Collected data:
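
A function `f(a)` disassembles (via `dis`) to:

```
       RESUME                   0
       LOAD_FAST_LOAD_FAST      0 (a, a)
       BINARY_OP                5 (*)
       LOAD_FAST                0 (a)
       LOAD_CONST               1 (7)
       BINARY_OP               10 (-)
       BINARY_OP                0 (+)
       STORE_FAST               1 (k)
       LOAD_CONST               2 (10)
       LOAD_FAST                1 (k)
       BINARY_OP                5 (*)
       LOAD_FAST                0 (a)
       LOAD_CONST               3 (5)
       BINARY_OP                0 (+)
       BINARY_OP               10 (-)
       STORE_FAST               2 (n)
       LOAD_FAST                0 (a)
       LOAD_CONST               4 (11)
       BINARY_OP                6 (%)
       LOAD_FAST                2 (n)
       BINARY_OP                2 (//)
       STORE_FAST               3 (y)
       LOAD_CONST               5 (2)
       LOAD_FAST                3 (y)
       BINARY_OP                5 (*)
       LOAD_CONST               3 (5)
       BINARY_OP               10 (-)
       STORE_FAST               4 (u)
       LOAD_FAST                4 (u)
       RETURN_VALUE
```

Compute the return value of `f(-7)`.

-5

LOAD_FAST_LOAD_FAST a,a → push -7,-7. Stack: [-7, -7]
BINARY_OP * → -7 * -7 = 49. Stack: [49]
LOAD_FAST a → push -7. Stack: [49, -7]
LOAD_CONST → push 7. Stack: [49, -7, 7]
BINARY_OP - → -7 - 7 = -14. Stack: [49, -14]
BINARY_OP + → 49 + -14 = 35. Stack: [35]
STORE_FAST k → k=35. Stack: []
LOAD_CONST → push 10. Stack: [10]
LOAD_FAST k → push 35. Stack: [10, 35]
BINARY_OP * → 10 * 35 = 350. Stack: [350]
LOAD_FAST a → push -7. Stack: [350, -7]
LOAD_CONST → push 5. Stack: [350, -7, 5]
BINARY_OP + → -7 + 5 = -2. Stack: [350, -2]
BINARY_OP - → 350 - -2 = 352. Stack: [352]
STORE_FAST n → n=352. Stack: []
LOAD_FAST a → push -7. Stack: [-7]
LOAD_CONST → push 11. Stack: [-7, 11]
BINARY_OP % → -7 % 11 = 4. Stack: [4]
LOAD_FAST n → push 352. Stack: [4, 352]
BINARY_OP // → 4 // 352 = 0. Stack: [0]
STORE_FAST y → y=0. Stack: []
LOAD_CONST → push 2. Stack: [2]
LOAD_FAST y → push 0. Stack: [2, 0]
BINARY_OP * → 2 * 0 = 0. Stack: [0]
LOAD_CONST → push 5. Stack: [0, 5]
BINARY_OP - → 0 - 5 = -5. Stack: [-5]
STORE_FAST u → u=-5. Stack: []
LOAD_FAST u → push -5. Stack: [-5]
RETURN_VALUE → return -5.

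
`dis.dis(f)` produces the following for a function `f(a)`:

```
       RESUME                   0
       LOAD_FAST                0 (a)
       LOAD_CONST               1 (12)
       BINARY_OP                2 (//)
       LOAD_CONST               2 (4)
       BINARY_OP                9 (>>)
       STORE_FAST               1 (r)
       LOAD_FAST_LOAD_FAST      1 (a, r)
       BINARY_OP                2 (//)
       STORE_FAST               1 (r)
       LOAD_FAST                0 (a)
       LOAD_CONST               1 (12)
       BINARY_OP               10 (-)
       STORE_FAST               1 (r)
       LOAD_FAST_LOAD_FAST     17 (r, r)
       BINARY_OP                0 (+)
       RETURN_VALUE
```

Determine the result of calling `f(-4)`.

-32

LOAD_FAST a → push -4. Stack: [-4]
LOAD_CONST → push 12. Stack: [-4, 12]
BINARY_OP // → -4 // 12 = -1. Stack: [-1]
LOAD_CONST → push 4. Stack: [-1, 4]
BINARY_OP >> → -1 >> 4 = -1. Stack: [-1]
STORE_FAST r → r=-1. Stack: []
LOAD_FAST_LOAD_FAST a,r → push -4,-1. Stack: [-4, -1]
BINARY_OP // → -4 // -1 = 4. Stack: [4]
STORE_FAST r → r=4. Stack: []
LOAD_FAST a → push -4. Stack: [-4]
LOAD_CONST → push 12. Stack: [-4, 12]
BINARY_OP - → -4 - 12 = -16. Stack: [-16]
STORE_FAST r → r=-16. Stack: []
LOAD_FAST_LOAD_FAST r,r → push -16,-16. Stack: [-16, -16]
BINARY_OP + → -16 + -16 = -32. Stack: [-32]
RETURN_VALUE → return -32.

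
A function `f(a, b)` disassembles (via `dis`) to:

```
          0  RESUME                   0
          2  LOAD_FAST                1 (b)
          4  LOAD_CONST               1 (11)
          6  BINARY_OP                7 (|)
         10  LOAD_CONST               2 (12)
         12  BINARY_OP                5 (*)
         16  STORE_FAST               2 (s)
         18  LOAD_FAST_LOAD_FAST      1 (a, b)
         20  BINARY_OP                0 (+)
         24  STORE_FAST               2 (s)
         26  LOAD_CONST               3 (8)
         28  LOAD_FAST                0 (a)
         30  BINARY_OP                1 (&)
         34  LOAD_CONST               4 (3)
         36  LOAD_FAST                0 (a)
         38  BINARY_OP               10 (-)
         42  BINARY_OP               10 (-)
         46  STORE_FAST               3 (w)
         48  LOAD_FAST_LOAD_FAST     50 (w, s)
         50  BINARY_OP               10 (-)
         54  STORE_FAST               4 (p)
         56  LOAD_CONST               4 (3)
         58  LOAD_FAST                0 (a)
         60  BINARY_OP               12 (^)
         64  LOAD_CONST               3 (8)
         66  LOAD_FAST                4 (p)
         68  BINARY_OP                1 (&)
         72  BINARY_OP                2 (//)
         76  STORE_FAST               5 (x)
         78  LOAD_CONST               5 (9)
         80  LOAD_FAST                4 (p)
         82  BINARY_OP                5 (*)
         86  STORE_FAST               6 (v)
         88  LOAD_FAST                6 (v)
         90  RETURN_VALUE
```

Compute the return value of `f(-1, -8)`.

117

LOAD_FAST b → push -8. Stack: [-8]
LOAD_CONST → push 11. Stack: [-8, 11]
BINARY_OP | → -8 | 11 = -5. Stack: [-5]
LOAD_CONST → push 12. Stack: [-5, 12]
BINARY_OP * → -5 * 12 = -60. Stack: [-60]
STORE_FAST s → s=-60. Stack: []
LOAD_FAST_LOAD_FAST a,b → push -1,-8. Stack: [-1, -8]
BINARY_OP + → -1 + -8 = -9. Stack: [-9]
STORE_FAST s → s=-9. Stack: []
LOAD_CONST → push 8. Stack: [8]
LOAD_FAST a → push -1. Stack: [8, -1]
BINARY_OP & → 8 & -1 = 8. Stack: [8]
LOAD_CONST → push 3. Stack: [8, 3]
LOAD_FAST a → push -1. Stack: [8, 3, -1]
BINARY_OP - → 3 - -1 = 4. Stack: [8, 4]
BINARY_OP - → 8 - 4 = 4. Stack: [4]
STORE_FAST w → w=4. Stack: []
LOAD_FAST_LOAD_FAST w,s → push 4,-9. Stack: [4, -9]
BINARY_OP - → 4 - -9 = 13. Stack: [13]
STORE_FAST p → p=13. Stack: []
LOAD_CONST → push 3. Stack: [3]
LOAD_FAST a → push -1. Stack: [3, -1]
BINARY_OP ^ → 3 ^ -1 = -4. Stack: [-4]
LOAD_CONST → push 8. Stack: [-4, 8]
LOAD_FAST p → push 13. Stack: [-4, 8, 13]
BINARY_OP & → 8 & 13 = 8. Stack: [-4, 8]
BINARY_OP // → -4 // 8 = -1. Stack: [-1]
STORE_FAST x → x=-1. Stack: []
LOAD_CONST → push 9. Stack: [9]
LOAD_FAST p → push 13. Stack: [9, 13]
BINARY_OP * → 9 * 13 = 117. Stack: [117]
STORE_FAST v → v=117. Stack: []
LOAD_FAST v → push 117. Stack: [117]
RETURN_VALUE → return 117.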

## What you should do
Scan the records for lines with the string "disassembles". Give the number of such lines and nothing else.

## Result of the task
2